**The problem**
Reproduce the data exactly.

_ _ _

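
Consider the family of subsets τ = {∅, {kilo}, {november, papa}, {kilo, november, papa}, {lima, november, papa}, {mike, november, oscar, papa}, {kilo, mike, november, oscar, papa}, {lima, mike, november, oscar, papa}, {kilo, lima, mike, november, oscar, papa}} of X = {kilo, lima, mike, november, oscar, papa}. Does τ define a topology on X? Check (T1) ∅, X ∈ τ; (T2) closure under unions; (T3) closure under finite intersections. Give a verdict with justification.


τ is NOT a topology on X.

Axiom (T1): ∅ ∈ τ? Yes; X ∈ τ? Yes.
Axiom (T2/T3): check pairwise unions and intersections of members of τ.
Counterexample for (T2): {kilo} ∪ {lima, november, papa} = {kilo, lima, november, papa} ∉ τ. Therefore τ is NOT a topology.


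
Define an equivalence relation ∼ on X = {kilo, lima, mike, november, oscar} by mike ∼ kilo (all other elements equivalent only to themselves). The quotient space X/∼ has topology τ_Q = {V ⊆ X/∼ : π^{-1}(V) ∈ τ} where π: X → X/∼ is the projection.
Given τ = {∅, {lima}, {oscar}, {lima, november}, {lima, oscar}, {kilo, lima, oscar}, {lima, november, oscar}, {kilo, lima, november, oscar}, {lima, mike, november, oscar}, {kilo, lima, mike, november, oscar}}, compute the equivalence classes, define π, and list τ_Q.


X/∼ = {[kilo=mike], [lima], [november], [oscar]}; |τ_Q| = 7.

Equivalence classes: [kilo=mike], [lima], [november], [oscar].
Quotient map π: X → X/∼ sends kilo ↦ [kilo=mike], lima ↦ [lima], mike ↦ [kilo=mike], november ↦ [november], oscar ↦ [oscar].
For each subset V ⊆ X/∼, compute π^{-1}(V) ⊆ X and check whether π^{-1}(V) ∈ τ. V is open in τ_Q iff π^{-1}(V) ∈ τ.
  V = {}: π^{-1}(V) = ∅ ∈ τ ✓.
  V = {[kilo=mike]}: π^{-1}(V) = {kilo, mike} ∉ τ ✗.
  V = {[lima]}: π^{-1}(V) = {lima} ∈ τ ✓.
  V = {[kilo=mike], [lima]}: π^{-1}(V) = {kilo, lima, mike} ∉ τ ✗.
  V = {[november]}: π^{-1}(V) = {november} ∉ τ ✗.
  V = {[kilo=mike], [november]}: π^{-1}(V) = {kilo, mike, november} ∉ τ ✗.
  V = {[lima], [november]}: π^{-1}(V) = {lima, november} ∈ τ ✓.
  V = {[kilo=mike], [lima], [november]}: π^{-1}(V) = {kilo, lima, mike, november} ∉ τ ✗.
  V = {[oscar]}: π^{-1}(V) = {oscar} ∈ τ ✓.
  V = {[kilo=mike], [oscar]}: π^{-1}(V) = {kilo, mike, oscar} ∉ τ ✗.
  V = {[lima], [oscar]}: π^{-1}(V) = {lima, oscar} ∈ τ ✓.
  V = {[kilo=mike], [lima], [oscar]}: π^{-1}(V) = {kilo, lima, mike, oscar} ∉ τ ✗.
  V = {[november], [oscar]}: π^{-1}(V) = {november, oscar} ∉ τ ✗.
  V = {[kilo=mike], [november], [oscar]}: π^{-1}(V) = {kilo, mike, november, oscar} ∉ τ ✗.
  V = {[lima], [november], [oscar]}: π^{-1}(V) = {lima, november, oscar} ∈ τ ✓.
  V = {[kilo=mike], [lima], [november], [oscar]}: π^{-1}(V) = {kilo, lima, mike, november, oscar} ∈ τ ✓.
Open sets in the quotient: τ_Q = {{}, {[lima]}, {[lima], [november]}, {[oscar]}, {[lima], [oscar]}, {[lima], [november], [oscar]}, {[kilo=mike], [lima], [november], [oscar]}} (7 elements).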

_ _ _

**Task solution**
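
Consider the family of subsets τ = {∅, {kilo}, {november, papa}, {kilo, november, papa}, {lima, november, papa}, {mike, november, oscar, papa}, {kilo, mike, november, oscar, papa}, {lima, mike, november, oscar, papa}, {kilo, lima, mike, november, oscar, papa}} of X = {kilo, lima, mike, november, oscar, papa}. Does τ define a topology on X? Check (T1) ∅, X ∈ τ; (T2) closure under unions; (T3) closure under finite intersections. Give a verdict with justification.


τ is NOT a topology on X.

Axiom (T1): ∅ ∈ τ? Yes; X ∈ τ? Yes.
Axiom (T2/T3): check pairwise unions and intersections of members of τ.
Counterexample for (T2): {kilo} ∪ {lima, november, papa} = {kilo, lima, november, papa} ∉ τ. Therefore τ is NOT a topology.


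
Define an equivalence relation ∼ on X = {kilo, lima, mike, november, oscar} by mike ∼ kilo (all other elements equivalent only to themselves). The quotient space X/∼ has topology τ_Q = {V ⊆ X/∼ : π^{-1}(V) ∈ τ} where π: X → X/∼ is the projection.
Given τ = {∅, {lima}, {oscar}, {lima, november}, {lima, oscar}, {kilo, lima, oscar}, {lima, november, oscar}, {kilo, lima, november, oscar}, {lima, mike, november, oscar}, {kilo, lima, mike, november, oscar}}, compute the equivalence classes, define π, and list τ_Q.


X/∼ = {[kilo=mike], [lima], [november], [oscar]}; |τ_Q| = 7.

Equivalence classes: [kilo=mike], [lima], [november], [oscar].
Quotient map π: X → X/∼ sends kilo ↦ [kilo=mike], lima ↦ [lima], mike ↦ [kilo=mike], november ↦ [november], oscar ↦ [oscar].
For each subset V ⊆ X/∼, compute π^{-1}(V) ⊆ X and check whether π^{-1}(V) ∈ τ. V is open in τ_Q iff π^{-1}(V) ∈ τ.
  V = {}: π^{-1}(V) = ∅ ∈ τ ✓.
  V = {[kilo=mike]}: π^{-1}(V) = {kilo, mike} ∉ τ ✗.
  V = {[lima]}: π^{-1}(V) = {lima} ∈ τ ✓.
  V = {[kilo=mike], [lima]}: π^{-1}(V) = {kilo, lima, mike} ∉ τ ✗.
  V = {[november]}: π^{-1}(V) = {november} ∉ τ ✗.
  V = {[kilo=mike], [november]}: π^{-1}(V) = {kilo, mike, november} ∉ τ ✗.
  V = {[lima], [november]}: π^{-1}(V) = {lima, november} ∈ τ ✓.
  V = {[kilo=mike], [lima], [november]}: π^{-1}(V) = {kilo, lima, mike, november} ∉ τ ✗.
  V = {[oscar]}: π^{-1}(V) = {oscar} ∈ τ ✓.
  V = {[kilo=mike], [oscar]}: π^{-1}(V) = {kilo, mike, oscar} ∉ τ ✗.
  V = {[lima], [oscar]}: π^{-1}(V) = {lima, oscar} ∈ τ ✓.
  V = {[kilo=mike], [lima], [oscar]}: π^{-1}(V) = {kilo, lima, mike, oscar} ∉ τ ✗.
  V = {[november], [oscar]}: π^{-1}(V) = {november, oscar} ∉ τ ✗.
  V = {[kilo=mike], [november], [oscar]}: π^{-1}(V) = {kilo, mike, november, oscar} ∉ τ ✗.
  V = {[lima], [november], [oscar]}: π^{-1}(V) = {lima, november, oscar} ∈ τ ✓.
  V = {[kilo=mike], [lima], [november], [oscar]}: π^{-1}(V) = {kilo, lima, mike, november, oscar} ∈ τ ✓.
Open sets in the quotient: τ_Q = {{}, {[lima]}, {[lima], [november]}, {[oscar]}, {[lima], [oscar]}, {[lima], [november], [oscar]}, {[kilo=mike], [lima], [november], [oscar]}} (7 elements).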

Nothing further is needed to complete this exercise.